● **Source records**
• • •

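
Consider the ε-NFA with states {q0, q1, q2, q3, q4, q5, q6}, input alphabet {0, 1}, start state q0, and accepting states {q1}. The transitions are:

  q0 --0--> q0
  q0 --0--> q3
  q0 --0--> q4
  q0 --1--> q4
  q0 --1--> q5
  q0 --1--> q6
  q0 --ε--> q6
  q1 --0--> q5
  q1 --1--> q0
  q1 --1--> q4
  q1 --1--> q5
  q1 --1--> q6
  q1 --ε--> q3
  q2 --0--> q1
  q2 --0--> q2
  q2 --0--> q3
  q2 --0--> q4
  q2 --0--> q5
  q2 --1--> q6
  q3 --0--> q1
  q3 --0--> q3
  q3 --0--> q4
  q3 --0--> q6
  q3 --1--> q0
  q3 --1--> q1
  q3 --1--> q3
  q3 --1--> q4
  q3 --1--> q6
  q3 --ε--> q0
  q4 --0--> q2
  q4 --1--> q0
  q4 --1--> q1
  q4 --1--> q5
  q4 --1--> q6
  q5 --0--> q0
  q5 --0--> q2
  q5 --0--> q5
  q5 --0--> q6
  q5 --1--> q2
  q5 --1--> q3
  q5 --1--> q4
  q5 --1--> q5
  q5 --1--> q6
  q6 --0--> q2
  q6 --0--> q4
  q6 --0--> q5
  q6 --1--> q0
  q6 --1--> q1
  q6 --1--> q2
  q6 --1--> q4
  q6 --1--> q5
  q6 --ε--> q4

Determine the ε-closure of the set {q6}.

{q4, q6}

Begin with {q6}.
q6 →ε {q4}; add q4.
ε-closure = {q4, q6}.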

• • •

● **Exercise aim**
Retype, without changes, the lines from the line holding "q3 --0--> q3" to the end of the data, both ends included.

● **Task response**
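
  q3 --0--> q3
  q3 --0--> q4
  q3 --0--> q6
  q3 --1--> q0
  q3 --1--> q1
  q3 --1--> q3
  q3 --1--> q4
  q3 --1--> q6
  q3 --ε--> q0
  q4 --0--> q2
  q4 --1--> q0
  q4 --1--> q1
  q4 --1--> q5
  q4 --1--> q6
  q5 --0--> q0
  q5 --0--> q2
  q5 --0--> q5
  q5 --0--> q6
  q5 --1--> q2
  q5 --1--> q3
  q5 --1--> q4
  q5 --1--> q5
  q5 --1--> q6
  q6 --0--> q2
  q6 --0--> q4
  q6 --0--> q5
  q6 --1--> q0
  q6 --1--> q1
  q6 --1--> q2
  q6 --1--> q4
  q6 --1--> q5
  q6 --ε--> q4

Determine the ε-closure of the set {q6}.

{q4, q6}

Begin with {q6}.
q6 →ε {q4}; add q4.
ε-closure = {q4, q6}.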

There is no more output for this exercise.